Records shown:
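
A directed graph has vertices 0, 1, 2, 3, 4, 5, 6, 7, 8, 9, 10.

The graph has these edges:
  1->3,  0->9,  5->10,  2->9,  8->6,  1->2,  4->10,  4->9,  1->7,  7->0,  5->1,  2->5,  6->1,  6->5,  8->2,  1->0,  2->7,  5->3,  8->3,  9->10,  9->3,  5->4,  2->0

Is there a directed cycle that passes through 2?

Yes

2 is on a cycle iff 2 can reach itself via ≥1 edge.
2 → 5 → 1 → 2 — yes.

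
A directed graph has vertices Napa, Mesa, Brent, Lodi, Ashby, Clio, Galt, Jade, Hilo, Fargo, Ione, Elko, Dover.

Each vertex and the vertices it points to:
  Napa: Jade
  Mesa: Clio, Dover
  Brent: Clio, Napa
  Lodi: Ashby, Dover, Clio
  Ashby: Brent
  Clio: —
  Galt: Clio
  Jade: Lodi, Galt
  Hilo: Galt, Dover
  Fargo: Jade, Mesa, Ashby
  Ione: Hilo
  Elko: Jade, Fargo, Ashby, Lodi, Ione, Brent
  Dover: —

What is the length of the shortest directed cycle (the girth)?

5

For each vertex v, BFS finds the shortest path from v back to v.
The shortest such closed walk is Brent → Napa → Jade → Lodi → Ashby → Brent, length 5.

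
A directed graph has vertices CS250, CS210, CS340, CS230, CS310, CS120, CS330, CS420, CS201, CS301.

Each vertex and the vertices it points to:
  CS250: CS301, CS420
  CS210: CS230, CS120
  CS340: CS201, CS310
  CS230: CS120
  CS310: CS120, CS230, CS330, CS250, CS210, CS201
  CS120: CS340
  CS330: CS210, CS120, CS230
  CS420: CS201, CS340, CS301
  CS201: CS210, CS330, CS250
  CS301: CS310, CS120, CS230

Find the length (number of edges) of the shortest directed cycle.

For each vertex v, BFS finds the shortest path from v back to v.
The shortest such closed walk is CS250 → CS420 → CS201 → CS250, length 3.

3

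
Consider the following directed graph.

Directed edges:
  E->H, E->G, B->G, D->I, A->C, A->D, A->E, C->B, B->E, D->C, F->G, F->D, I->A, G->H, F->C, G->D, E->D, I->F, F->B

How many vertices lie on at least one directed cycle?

A vertex is on a directed cycle iff it belongs to a strongly connected component of size ≥ 2 (or has a self-loop).
The vertices on cycles are {A, B, C, D, E, F, G, I} — 8 in total.

8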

Work task: All lines of the data are to be repeated exactly as they stand.

Answer for the task:
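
A directed graph has vertices 0, 1, 2, 3, 4, 5, 6, 7, 8, 9, 10.

The graph has these edges:
  1->3,  0->9,  5->10,  2->9,  8->6,  1->2,  4->10,  4->9,  1->7,  7->0,  5->1,  2->5,  6->1,  6->5,  8->2,  1->0,  2->7,  5->3,  8->3,  9->10,  9->3,  5->4,  2->0

Is there a directed cycle that passes through 2?

Yes

2 is on a cycle iff 2 can reach itself via ≥1 edge.
2 → 5 → 1 → 2 — yes.

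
A directed graph has vertices Napa, Mesa, Brent, Lodi, Ashby, Clio, Galt, Jade, Hilo, Fargo, Ione, Elko, Dover.

Each vertex and the vertices it points to:
  Napa: Jade
  Mesa: Clio, Dover
  Brent: Clio, Napa
  Lodi: Ashby, Dover, Clio
  Ashby: Brent
  Clio: —
  Galt: Clio
  Jade: Lodi, Galt
  Hilo: Galt, Dover
  Fargo: Jade, Mesa, Ashby
  Ione: Hilo
  Elko: Jade, Fargo, Ashby, Lodi, Ione, Brent
  Dover: —

What is the length of the shortest directed cycle (the girth)?

5

For each vertex v, BFS finds the shortest path from v back to v.
The shortest such closed walk is Brent → Napa → Jade → Lodi → Ashby → Brent, length 5.

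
A directed graph has vertices CS250, CS210, CS340, CS230, CS310, CS120, CS330, CS420, CS201, CS301.

Each vertex and the vertices it points to:
  CS250: CS301, CS420
  CS210: CS230, CS120
  CS340: CS201, CS310
  CS230: CS120
  CS310: CS120, CS230, CS330, CS250, CS210, CS201
  CS120: CS340
  CS330: CS210, CS120, CS230
  CS420: CS201, CS340, CS301
  CS201: CS210, CS330, CS250
  CS301: CS310, CS120, CS230

Find the length (number of edges) of the shortest directed cycle.

For each vertex v, BFS finds the shortest path from v back to v.
The shortest such closed walk is CS250 → CS420 → CS201 → CS250, length 3.

3

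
Consider the following directed graph.

Directed edges:
  E->H, E->G, B->G, D->I, A->C, A->D, A->E, C->B, B->E, D->C, F->G, F->D, I->A, G->H, F->C, G->D, E->D, I->F, F->B

How many vertices lie on at least one directed cycle?

A vertex is on a directed cycle iff it belongs to a strongly connected component of size ≥ 2 (or has a self-loop).
The vertices on cycles are {A, B, C, D, E, F, G, I} — 8 in total.

8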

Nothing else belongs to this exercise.